> Task brief
Check each line of the data for "title", and copy the ones that have it.

> Provided material
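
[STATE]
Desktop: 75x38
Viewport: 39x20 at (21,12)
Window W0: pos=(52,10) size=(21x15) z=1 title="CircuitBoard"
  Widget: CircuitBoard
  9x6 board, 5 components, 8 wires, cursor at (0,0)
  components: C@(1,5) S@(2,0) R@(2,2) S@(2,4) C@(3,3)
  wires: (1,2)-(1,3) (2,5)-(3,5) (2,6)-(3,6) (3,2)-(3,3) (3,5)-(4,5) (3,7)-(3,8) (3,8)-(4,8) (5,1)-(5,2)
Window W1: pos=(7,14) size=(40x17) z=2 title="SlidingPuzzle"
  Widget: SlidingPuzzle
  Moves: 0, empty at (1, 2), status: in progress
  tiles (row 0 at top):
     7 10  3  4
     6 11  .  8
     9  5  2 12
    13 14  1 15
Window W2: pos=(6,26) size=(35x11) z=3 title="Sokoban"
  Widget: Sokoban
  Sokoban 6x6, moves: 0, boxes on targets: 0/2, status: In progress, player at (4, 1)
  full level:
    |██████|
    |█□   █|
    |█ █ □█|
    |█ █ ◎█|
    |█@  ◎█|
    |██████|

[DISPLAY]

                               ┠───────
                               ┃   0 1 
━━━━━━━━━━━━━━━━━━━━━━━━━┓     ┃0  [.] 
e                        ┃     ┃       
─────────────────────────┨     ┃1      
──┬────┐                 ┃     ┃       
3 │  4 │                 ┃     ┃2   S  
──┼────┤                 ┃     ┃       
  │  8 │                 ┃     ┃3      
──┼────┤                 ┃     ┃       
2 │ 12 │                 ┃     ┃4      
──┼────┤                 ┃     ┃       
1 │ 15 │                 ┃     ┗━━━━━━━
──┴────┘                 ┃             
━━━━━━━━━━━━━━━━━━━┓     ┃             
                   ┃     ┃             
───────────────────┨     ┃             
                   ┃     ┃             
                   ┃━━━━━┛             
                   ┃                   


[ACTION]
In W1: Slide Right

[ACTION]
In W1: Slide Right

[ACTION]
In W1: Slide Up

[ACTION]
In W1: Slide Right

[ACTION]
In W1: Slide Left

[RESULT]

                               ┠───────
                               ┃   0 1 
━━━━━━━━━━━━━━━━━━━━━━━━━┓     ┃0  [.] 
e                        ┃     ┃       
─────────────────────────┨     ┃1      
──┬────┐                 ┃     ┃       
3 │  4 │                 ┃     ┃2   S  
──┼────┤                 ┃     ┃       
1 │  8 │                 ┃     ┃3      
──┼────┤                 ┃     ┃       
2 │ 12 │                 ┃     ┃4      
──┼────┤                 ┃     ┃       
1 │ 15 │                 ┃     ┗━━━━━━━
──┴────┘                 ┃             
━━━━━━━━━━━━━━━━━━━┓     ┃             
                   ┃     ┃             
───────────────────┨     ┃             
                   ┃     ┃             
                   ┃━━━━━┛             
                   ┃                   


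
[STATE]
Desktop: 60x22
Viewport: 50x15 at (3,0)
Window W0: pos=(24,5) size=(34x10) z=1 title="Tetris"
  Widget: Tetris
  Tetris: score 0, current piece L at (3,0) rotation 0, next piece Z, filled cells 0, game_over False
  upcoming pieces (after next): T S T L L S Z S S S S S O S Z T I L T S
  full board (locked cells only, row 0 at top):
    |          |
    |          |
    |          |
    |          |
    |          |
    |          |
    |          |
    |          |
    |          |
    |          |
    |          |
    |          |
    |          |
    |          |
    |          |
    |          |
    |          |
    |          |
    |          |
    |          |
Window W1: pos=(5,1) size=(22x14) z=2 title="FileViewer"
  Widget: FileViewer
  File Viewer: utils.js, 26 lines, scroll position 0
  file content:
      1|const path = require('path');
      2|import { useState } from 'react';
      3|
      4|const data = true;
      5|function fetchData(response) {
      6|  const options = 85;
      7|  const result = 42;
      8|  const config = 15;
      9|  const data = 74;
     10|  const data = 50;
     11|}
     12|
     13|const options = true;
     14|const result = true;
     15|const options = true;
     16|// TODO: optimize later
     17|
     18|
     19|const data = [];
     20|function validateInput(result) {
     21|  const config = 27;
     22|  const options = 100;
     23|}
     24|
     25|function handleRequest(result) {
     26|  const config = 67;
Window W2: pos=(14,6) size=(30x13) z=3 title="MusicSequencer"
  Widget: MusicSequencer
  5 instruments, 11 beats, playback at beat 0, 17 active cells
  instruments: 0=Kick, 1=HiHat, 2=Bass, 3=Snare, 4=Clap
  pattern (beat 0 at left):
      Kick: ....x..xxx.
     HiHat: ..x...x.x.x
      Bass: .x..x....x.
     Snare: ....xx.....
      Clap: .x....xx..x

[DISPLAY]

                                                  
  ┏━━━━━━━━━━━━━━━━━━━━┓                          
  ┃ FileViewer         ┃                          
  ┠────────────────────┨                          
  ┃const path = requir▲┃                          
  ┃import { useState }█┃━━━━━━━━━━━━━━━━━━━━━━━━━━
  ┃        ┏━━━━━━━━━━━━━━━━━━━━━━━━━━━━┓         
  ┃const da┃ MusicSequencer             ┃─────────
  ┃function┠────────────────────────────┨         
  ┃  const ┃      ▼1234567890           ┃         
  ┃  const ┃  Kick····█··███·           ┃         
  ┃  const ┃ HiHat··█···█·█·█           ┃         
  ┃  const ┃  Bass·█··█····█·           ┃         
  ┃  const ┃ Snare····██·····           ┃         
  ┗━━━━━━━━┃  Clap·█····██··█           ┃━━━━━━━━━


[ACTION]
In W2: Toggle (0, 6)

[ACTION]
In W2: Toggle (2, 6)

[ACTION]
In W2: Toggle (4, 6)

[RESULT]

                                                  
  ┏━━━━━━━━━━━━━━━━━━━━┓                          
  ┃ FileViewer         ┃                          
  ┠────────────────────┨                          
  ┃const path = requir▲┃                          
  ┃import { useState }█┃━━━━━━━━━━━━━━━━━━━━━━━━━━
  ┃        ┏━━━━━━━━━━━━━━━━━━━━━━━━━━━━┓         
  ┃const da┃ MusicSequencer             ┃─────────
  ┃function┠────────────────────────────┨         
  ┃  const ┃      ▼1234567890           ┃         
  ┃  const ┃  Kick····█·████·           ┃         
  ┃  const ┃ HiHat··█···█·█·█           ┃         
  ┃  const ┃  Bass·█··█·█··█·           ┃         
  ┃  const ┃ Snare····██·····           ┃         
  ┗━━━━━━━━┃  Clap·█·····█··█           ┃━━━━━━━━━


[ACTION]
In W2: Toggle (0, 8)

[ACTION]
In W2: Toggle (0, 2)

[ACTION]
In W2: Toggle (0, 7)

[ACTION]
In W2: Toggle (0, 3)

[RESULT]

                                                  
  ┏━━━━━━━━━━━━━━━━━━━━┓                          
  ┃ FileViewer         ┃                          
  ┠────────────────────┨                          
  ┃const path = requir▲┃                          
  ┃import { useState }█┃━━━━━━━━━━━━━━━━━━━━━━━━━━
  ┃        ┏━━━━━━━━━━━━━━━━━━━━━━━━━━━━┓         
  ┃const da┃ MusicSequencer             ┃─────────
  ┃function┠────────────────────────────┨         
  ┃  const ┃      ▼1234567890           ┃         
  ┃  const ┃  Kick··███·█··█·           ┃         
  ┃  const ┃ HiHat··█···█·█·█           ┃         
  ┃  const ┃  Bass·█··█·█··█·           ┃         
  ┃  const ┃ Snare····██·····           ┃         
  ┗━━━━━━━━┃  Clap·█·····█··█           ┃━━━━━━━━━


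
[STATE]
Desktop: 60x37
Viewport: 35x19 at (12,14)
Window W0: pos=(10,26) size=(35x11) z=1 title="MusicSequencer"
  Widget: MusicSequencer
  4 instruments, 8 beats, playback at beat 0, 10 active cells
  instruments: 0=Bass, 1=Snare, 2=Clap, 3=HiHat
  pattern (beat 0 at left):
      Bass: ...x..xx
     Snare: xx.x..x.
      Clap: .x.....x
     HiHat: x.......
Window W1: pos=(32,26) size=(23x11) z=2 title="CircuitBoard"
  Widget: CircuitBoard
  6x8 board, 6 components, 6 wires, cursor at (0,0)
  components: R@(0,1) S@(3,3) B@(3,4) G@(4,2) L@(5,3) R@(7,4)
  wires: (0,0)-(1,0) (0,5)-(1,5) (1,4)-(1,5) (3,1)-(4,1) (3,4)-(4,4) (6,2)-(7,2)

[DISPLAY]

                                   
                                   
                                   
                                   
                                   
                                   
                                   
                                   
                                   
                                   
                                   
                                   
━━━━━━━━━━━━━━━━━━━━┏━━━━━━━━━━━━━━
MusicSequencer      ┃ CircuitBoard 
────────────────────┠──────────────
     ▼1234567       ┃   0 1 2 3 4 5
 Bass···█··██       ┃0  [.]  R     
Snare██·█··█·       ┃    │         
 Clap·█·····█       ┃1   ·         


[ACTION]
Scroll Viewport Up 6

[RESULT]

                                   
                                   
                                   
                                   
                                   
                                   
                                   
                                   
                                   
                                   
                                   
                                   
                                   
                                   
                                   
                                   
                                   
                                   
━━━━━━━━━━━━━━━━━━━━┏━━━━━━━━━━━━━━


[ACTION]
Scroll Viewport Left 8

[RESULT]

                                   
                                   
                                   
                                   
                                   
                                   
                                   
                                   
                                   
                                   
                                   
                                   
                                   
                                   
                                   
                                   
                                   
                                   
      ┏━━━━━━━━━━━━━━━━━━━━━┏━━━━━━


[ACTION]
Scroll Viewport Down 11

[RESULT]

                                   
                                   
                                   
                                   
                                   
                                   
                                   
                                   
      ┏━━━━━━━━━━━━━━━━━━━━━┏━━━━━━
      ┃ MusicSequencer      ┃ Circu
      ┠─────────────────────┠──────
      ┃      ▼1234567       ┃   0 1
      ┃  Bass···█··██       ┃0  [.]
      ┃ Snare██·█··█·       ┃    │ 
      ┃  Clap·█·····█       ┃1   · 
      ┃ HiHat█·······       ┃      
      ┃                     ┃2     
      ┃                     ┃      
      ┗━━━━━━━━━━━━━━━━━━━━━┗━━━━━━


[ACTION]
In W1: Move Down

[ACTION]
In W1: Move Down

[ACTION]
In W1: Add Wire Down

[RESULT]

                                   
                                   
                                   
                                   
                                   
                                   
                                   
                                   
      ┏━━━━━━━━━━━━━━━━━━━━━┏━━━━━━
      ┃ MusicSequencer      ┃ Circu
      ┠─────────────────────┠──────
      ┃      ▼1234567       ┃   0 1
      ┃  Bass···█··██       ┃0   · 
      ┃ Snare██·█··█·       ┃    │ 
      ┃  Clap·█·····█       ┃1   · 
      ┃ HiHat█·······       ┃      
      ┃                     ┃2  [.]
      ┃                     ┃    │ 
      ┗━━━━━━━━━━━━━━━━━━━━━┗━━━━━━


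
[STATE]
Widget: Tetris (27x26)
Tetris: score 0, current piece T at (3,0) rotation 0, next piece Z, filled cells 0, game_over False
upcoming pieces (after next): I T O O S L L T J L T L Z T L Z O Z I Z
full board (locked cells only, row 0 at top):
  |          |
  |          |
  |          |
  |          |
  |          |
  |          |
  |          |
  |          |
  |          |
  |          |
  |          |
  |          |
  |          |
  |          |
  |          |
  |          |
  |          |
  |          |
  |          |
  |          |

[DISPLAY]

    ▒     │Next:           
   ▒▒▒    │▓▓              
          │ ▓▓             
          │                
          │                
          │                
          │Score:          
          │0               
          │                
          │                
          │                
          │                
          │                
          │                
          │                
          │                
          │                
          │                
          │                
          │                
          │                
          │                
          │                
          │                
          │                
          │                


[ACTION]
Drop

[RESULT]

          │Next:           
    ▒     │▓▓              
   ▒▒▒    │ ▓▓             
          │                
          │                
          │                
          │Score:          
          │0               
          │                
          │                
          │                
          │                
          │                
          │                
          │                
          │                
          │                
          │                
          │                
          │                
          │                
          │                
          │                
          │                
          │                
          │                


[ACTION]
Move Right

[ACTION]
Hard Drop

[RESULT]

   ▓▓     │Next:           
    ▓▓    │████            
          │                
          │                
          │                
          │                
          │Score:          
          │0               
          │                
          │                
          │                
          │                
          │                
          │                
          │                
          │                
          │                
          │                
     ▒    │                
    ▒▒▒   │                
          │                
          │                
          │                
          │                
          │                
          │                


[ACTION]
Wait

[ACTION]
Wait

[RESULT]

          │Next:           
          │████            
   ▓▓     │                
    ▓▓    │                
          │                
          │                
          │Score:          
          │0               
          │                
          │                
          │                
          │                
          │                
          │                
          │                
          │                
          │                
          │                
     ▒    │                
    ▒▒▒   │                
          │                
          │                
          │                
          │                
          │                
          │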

> Expected answer
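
Window W0: pos=(52,10) size=(21x15) z=1 title="CircuitBoard"
Window W1: pos=(7,14) size=(40x17) z=2 title="SlidingPuzzle"
Window W2: pos=(6,26) size=(35x11) z=3 title="Sokoban"
Window W0: pos=(24,5) size=(34x10) z=1 title="Tetris"
Window W1: pos=(5,1) size=(22x14) z=2 title="FileViewer"
Window W2: pos=(14,6) size=(30x13) z=3 title="MusicSequencer"
Window W0: pos=(10,26) size=(35x11) z=1 title="MusicSequencer"
Window W1: pos=(32,26) size=(23x11) z=2 title="CircuitBoard"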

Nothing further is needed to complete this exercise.